== Segment start ==

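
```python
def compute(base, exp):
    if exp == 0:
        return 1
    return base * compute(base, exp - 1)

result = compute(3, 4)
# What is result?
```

compute(3, 4) = 3 * 3 * 3 * 3 = 81

Answer: 81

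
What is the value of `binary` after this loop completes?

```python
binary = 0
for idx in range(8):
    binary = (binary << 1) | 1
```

Build 8 consecutive 1-bits: 0b11111111
`binary` takes the values: 0 → 1 → 3 → 7 → 15 → 31 → 63 → 127 → 255

Answer: 255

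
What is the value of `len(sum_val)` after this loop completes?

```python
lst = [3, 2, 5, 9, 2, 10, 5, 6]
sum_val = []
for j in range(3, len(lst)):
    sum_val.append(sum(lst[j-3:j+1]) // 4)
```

Number of 4-element averages
`sum_val` takes the values: [] → [4] → [4, 4] → [4, 4, 6] → [4, 4, 6, 6] → [4, 4, 6, 6, 5]
So `len(sum_val)` = 5

Answer: 5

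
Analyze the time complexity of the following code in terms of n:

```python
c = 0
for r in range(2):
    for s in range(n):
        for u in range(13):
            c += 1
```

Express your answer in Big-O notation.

Each loop level contributes: 1 × n × 1. Multiplying the contributions gives O(n).

Answer: O(n)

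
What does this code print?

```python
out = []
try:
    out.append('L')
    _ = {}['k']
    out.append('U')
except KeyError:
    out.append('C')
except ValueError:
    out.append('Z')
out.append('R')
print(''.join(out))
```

Execution trace: 'L' (try body) → 'C' (except KeyError) → 'R' (after the try/except). Output: LCR

Answer: LCR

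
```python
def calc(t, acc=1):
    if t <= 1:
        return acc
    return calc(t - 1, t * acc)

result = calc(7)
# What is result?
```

Accumulator trace (n, acc): (7, 1) -> (6, 7) -> (5, 42) -> (4, 210) -> (3, 840) -> (2, 2520) -> (1, 5040) -> return 5040

Answer: 5040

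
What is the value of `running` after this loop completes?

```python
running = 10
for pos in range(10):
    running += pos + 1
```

Start at 10, add 1 to 10 = 65
`running` takes the values: 10 → 11 → 13 → 16 → 20 → 25 → 31 → 38 → 46 → 55 → 65

Answer: 65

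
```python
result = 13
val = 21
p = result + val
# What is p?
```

Trace:
`result = 13` → result = 13
`val = 21` → val = 21
`p = result + val` → p = 34
So p = 34

Answer: 34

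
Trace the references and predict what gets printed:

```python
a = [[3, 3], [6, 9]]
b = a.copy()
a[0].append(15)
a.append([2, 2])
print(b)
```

Key concept: shallow copy with nested lists.
Step by step:
`a = [[3, 3], [6, 9]]` → a = [[3, 3], [6, 9]]
`b = a.copy()` → b = [[3, 3], [6, 9]]
`a[0].append(15)` → a = [[3, 3, 15], [6, 9]]; b = [[3, 3, 15], [6, 9]]
`a.append([2, 2])` → a = [[3, 3, 15], [6, 9], [2, 2]]
`print(b)` → prints [[3, 3, 15], [6, 9]]

Answer: [[3, 3, 15], [6, 9]]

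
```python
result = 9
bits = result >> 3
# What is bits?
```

Trace:
`result = 9` → result = 9
`bits = result >> 3` → bits = 1
So bits = 1

Answer: 1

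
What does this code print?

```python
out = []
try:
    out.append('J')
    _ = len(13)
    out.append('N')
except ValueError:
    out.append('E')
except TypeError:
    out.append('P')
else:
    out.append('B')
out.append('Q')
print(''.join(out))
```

Execution trace: 'J' (try body) → 'P' (except TypeError) → 'Q' (after the try/except). Output: JPQ

Answer: JPQ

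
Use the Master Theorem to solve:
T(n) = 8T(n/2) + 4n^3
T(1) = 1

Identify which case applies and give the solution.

a=8, b=2, f(n)=4n^3. log_2(8) = 3. Since c=3 = 3, Case 2 applies: T(n) = Θ(n^log_b(a) · log n) = O(n^3 log n).

Answer: O(n^3 log n) - Case 2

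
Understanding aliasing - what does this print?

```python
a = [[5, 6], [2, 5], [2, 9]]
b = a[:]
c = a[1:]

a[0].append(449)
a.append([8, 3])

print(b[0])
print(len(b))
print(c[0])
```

Key concept: slice with nested mutation.
Step by step:
`a = [[5, 6], [2, 5], [2, 9]]` → a = [[5, 6], [2, 5], [2, 9]]
`b = a[:]` → b = [[5, 6], [2, 5], [2, 9]]
`c = a[1:]` → c = [[2, 5], [2, 9]]
`a[0].append(449)` → a = [[5, 6, 449], [2, 5], [2, 9]]; b = [[5, 6, 449], [2, 5], [2, 9]]
`a.append([8, 3])` → a = [[5, 6, 449], [2, 5], [2, 9], [8, 3]]
`print(b[0])` → prints [5, 6, 449]
`print(len(b))` → prints 3
`print(c[0])` → prints [2, 5]

Answer:
[5, 6, 449]
3
[2, 5]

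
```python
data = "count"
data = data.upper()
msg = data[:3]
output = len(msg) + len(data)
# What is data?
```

Trace:
`data = "count"` → data = 'count'
`data = data.upper()` → data = 'COUNT'
`msg = data[:3]` → msg = 'COU'
`output = len(msg) + len(data)` → output = 8
So data = 'COUNT'

Answer: 'COUNT'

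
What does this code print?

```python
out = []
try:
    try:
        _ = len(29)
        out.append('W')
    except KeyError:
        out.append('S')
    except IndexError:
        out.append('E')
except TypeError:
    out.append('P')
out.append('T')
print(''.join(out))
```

Execution trace: 'P' (outer except TypeError) → 'T' (after the try/except). Output: PT

Answer: PT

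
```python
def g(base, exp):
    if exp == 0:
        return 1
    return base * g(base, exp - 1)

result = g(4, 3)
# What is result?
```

g(4, 3) = 4 * 4 * 4 = 64

Answer: 64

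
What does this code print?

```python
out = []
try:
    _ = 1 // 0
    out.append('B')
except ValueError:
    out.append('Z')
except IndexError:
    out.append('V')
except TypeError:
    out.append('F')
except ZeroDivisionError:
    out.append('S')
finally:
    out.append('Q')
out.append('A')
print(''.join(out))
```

Execution trace: 'S' (except ZeroDivisionError) → 'Q' (finally) → 'A' (after the try/except). Output: SQA

Answer: SQA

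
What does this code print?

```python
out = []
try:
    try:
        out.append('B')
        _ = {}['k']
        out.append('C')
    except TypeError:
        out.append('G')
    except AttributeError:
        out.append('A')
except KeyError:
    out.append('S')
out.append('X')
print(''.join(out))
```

Execution trace: 'B' (try body) → 'S' (outer except KeyError) → 'X' (after the try/except). Output: BSX

Answer: BSX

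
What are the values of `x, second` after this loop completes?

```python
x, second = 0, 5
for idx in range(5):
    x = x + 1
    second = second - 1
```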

== Segment end ==

Retype the records above exactly, so that no line differs from its source.

TASK ANSWER
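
```python
def compute(base, exp):
    if exp == 0:
        return 1
    return base * compute(base, exp - 1)

result = compute(3, 4)
# What is result?
```

compute(3, 4) = 3 * 3 * 3 * 3 = 81

Answer: 81

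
What is the value of `binary` after this loop completes?

```python
binary = 0
for idx in range(8):
    binary = (binary << 1) | 1
```

Build 8 consecutive 1-bits: 0b11111111
`binary` takes the values: 0 → 1 → 3 → 7 → 15 → 31 → 63 → 127 → 255

Answer: 255

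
What is the value of `len(sum_val)` after this loop completes?

```python
lst = [3, 2, 5, 9, 2, 10, 5, 6]
sum_val = []
for j in range(3, len(lst)):
    sum_val.append(sum(lst[j-3:j+1]) // 4)
```

Number of 4-element averages
`sum_val` takes the values: [] → [4] → [4, 4] → [4, 4, 6] → [4, 4, 6, 6] → [4, 4, 6, 6, 5]
So `len(sum_val)` = 5

Answer: 5

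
Analyze the time complexity of the following code in terms of n:

```python
c = 0
for r in range(2):
    for s in range(n):
        for u in range(13):
            c += 1
```

Express your answer in Big-O notation.

Each loop level contributes: 1 × n × 1. Multiplying the contributions gives O(n).

Answer: O(n)

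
What does this code print?

```python
out = []
try:
    out.append('L')
    _ = {}['k']
    out.append('U')
except KeyError:
    out.append('C')
except ValueError:
    out.append('Z')
out.append('R')
print(''.join(out))
```

Execution trace: 'L' (try body) → 'C' (except KeyError) → 'R' (after the try/except). Output: LCR

Answer: LCR

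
```python
def calc(t, acc=1):
    if t <= 1:
        return acc
    return calc(t - 1, t * acc)

result = calc(7)
# What is result?
```

Accumulator trace (n, acc): (7, 1) -> (6, 7) -> (5, 42) -> (4, 210) -> (3, 840) -> (2, 2520) -> (1, 5040) -> return 5040

Answer: 5040

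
What is the value of `running` after this loop completes?

```python
running = 10
for pos in range(10):
    running += pos + 1
```

Start at 10, add 1 to 10 = 65
`running` takes the values: 10 → 11 → 13 → 16 → 20 → 25 → 31 → 38 → 46 → 55 → 65

Answer: 65

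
```python
result = 13
val = 21
p = result + val
# What is p?
```

Trace:
`result = 13` → result = 13
`val = 21` → val = 21
`p = result + val` → p = 34
So p = 34

Answer: 34

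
Trace the references and predict what gets printed:

```python
a = [[3, 3], [6, 9]]
b = a.copy()
a[0].append(15)
a.append([2, 2])
print(b)
```

Key concept: shallow copy with nested lists.
Step by step:
`a = [[3, 3], [6, 9]]` → a = [[3, 3], [6, 9]]
`b = a.copy()` → b = [[3, 3], [6, 9]]
`a[0].append(15)` → a = [[3, 3, 15], [6, 9]]; b = [[3, 3, 15], [6, 9]]
`a.append([2, 2])` → a = [[3, 3, 15], [6, 9], [2, 2]]
`print(b)` → prints [[3, 3, 15], [6, 9]]

Answer: [[3, 3, 15], [6, 9]]

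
```python
result = 9
bits = result >> 3
# What is bits?
```

Trace:
`result = 9` → result = 9
`bits = result >> 3` → bits = 1
So bits = 1

Answer: 1

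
What does this code print?

```python
out = []
try:
    out.append('J')
    _ = len(13)
    out.append('N')
except ValueError:
    out.append('E')
except TypeError:
    out.append('P')
else:
    out.append('B')
out.append('Q')
print(''.join(out))
```

Execution trace: 'J' (try body) → 'P' (except TypeError) → 'Q' (after the try/except). Output: JPQ

Answer: JPQ

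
Use the Master Theorem to solve:
T(n) = 8T(n/2) + 4n^3
T(1) = 1

Identify which case applies and give the solution.

a=8, b=2, f(n)=4n^3. log_2(8) = 3. Since c=3 = 3, Case 2 applies: T(n) = Θ(n^log_b(a) · log n) = O(n^3 log n).

Answer: O(n^3 log n) - Case 2

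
Understanding aliasing - what does this print?

```python
a = [[5, 6], [2, 5], [2, 9]]
b = a[:]
c = a[1:]

a[0].append(449)
a.append([8, 3])

print(b[0])
print(len(b))
print(c[0])
```

Key concept: slice with nested mutation.
Step by step:
`a = [[5, 6], [2, 5], [2, 9]]` → a = [[5, 6], [2, 5], [2, 9]]
`b = a[:]` → b = [[5, 6], [2, 5], [2, 9]]
`c = a[1:]` → c = [[2, 5], [2, 9]]
`a[0].append(449)` → a = [[5, 6, 449], [2, 5], [2, 9]]; b = [[5, 6, 449], [2, 5], [2, 9]]
`a.append([8, 3])` → a = [[5, 6, 449], [2, 5], [2, 9], [8, 3]]
`print(b[0])` → prints [5, 6, 449]
`print(len(b))` → prints 3
`print(c[0])` → prints [2, 5]

Answer:
[5, 6, 449]
3
[2, 5]

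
```python
data = "count"
data = data.upper()
msg = data[:3]
output = len(msg) + len(data)
# What is data?
```

Trace:
`data = "count"` → data = 'count'
`data = data.upper()` → data = 'COUNT'
`msg = data[:3]` → msg = 'COU'
`output = len(msg) + len(data)` → output = 8
So data = 'COUNT'

Answer: 'COUNT'

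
What does this code print?

```python
out = []
try:
    try:
        _ = len(29)
        out.append('W')
    except KeyError:
        out.append('S')
    except IndexError:
        out.append('E')
except TypeError:
    out.append('P')
out.append('T')
print(''.join(out))
```

Execution trace: 'P' (outer except TypeError) → 'T' (after the try/except). Output: PT

Answer: PT

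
```python
def g(base, exp):
    if exp == 0:
        return 1
    return base * g(base, exp - 1)

result = g(4, 3)
# What is result?
```

g(4, 3) = 4 * 4 * 4 = 64

Answer: 64

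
What does this code print?

```python
out = []
try:
    _ = 1 // 0
    out.append('B')
except ValueError:
    out.append('Z')
except IndexError:
    out.append('V')
except TypeError:
    out.append('F')
except ZeroDivisionError:
    out.append('S')
finally:
    out.append('Q')
out.append('A')
print(''.join(out))
```

Execution trace: 'S' (except ZeroDivisionError) → 'Q' (finally) → 'A' (after the try/except). Output: SQA

Answer: SQA

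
What does this code print?

```python
out = []
try:
    try:
        out.append('B')
        _ = {}['k']
        out.append('C')
    except TypeError:
        out.append('G')
    except AttributeError:
        out.append('A')
except KeyError:
    out.append('S')
out.append('X')
print(''.join(out))
```

Execution trace: 'B' (try body) → 'S' (outer except KeyError) → 'X' (after the try/except). Output: BSX

Answer: BSX

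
What are the values of `x, second` after this loop completes?

```python
x, second = 0, 5
for idx in range(5):
    x = x + 1
    second = second - 1
```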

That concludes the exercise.